Information provided

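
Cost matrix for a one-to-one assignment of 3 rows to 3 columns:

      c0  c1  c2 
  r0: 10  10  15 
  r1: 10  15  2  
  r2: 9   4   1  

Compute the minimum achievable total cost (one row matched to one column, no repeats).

optimal assignment: row0→col0 (cost 10), row1→col2 (cost 2), row2→col1 (cost 4)
total = 10 + 2 + 4 = 16

Minimum assignment cost: 16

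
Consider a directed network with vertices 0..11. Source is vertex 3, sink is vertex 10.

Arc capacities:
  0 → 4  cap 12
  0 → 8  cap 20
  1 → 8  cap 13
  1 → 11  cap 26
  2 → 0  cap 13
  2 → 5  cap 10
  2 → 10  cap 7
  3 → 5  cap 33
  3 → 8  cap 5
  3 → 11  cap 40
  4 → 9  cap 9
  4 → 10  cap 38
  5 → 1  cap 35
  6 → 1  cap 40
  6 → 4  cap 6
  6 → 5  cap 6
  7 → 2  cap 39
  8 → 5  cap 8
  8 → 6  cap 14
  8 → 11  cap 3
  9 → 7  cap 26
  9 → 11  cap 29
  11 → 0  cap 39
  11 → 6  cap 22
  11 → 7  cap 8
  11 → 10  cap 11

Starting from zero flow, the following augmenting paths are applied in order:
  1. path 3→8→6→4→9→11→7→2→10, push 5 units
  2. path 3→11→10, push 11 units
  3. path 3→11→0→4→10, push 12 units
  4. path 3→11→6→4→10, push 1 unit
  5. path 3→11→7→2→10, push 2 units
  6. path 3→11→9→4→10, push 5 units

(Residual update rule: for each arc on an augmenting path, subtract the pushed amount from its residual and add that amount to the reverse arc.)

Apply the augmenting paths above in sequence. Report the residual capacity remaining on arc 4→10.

after path 1 (3→8→6→4→9→11→7→2→10, push 5): res(4,10)=38
after path 2 (3→11→10, push 11): res(4,10)=38
after path 3 (3→11→0→4→10, push 12): res(4,10)=26
after path 4 (3→11→6→4→10, push 1): res(4,10)=25
after path 5 (3→11→7→2→10, push 2): res(4,10)=25
after path 6 (3→11→9→4→10, push 5): res(4,10)=20

Residual capacity of (4,10): 20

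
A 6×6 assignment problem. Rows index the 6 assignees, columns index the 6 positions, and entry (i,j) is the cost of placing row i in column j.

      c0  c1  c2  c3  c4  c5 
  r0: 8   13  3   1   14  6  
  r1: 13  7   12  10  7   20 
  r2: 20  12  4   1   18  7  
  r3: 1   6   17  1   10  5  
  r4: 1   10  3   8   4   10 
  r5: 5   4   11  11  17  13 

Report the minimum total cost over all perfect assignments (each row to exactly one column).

Minimum assignment cost: 21

optimal assignment: row0→col2 (cost 3), row1→col4 (cost 7), row2→col3 (cost 1), row3→col5 (cost 5), row4→col0 (cost 1), row5→col1 (cost 4)
total = 3 + 7 + 1 + 5 + 1 + 4 = 21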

Work order
Your reply should be every line of the material, transcribed exactly.

Finished exercise
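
Cost matrix for a one-to-one assignment of 3 rows to 3 columns:

      c0  c1  c2 
  r0: 10  10  15 
  r1: 10  15  2  
  r2: 9   4   1  

Compute the minimum achievable total cost (one row matched to one column, no repeats).

optimal assignment: row0→col0 (cost 10), row1→col2 (cost 2), row2→col1 (cost 4)
total = 10 + 2 + 4 = 16

Minimum assignment cost: 16

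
Consider a directed network with vertices 0..11. Source is vertex 3, sink is vertex 10.

Arc capacities:
  0 → 4  cap 12
  0 → 8  cap 20
  1 → 8  cap 13
  1 → 11  cap 26
  2 → 0  cap 13
  2 → 5  cap 10
  2 → 10  cap 7
  3 → 5  cap 33
  3 → 8  cap 5
  3 → 11  cap 40
  4 → 9  cap 9
  4 → 10  cap 38
  5 → 1  cap 35
  6 → 1  cap 40
  6 → 4  cap 6
  6 → 5  cap 6
  7 → 2  cap 39
  8 → 5  cap 8
  8 → 6  cap 14
  8 → 11  cap 3
  9 → 7  cap 26
  9 → 11  cap 29
  11 → 0  cap 39
  11 → 6  cap 22
  11 → 7  cap 8
  11 → 10  cap 11

Starting from zero flow, the following augmenting paths are applied in order:
  1. path 3→8→6→4→9→11→7→2→10, push 5 units
  2. path 3→11→10, push 11 units
  3. path 3→11→0→4→10, push 12 units
  4. path 3→11→6→4→10, push 1 unit
  5. path 3→11→7→2→10, push 2 units
  6. path 3→11→9→4→10, push 5 units

(Residual update rule: for each arc on an augmenting path, subtract the pushed amount from its residual and add that amount to the reverse arc.)

Apply the augmenting paths above in sequence. Report the residual capacity remaining on arc 4→10.

after path 1 (3→8→6→4→9→11→7→2→10, push 5): res(4,10)=38
after path 2 (3→11→10, push 11): res(4,10)=38
after path 3 (3→11→0→4→10, push 12): res(4,10)=26
after path 4 (3→11→6→4→10, push 1): res(4,10)=25
after path 5 (3→11→7→2→10, push 2): res(4,10)=25
after path 6 (3→11→9→4→10, push 5): res(4,10)=20

Residual capacity of (4,10): 20

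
A 6×6 assignment problem. Rows index the 6 assignees, columns index the 6 positions, and entry (i,j) is the cost of placing row i in column j.

      c0  c1  c2  c3  c4  c5 
  r0: 8   13  3   1   14  6  
  r1: 13  7   12  10  7   20 
  r2: 20  12  4   1   18  7  
  r3: 1   6   17  1   10  5  
  r4: 1   10  3   8   4   10 
  r5: 5   4   11  11  17  13 

Report the minimum total cost over all perfect assignments (each row to exactly one column).

Minimum assignment cost: 21

optimal assignment: row0→col2 (cost 3), row1→col4 (cost 7), row2→col3 (cost 1), row3→col5 (cost 5), row4→col0 (cost 1), row5→col1 (cost 4)
total = 3 + 7 + 1 + 5 + 1 + 4 = 21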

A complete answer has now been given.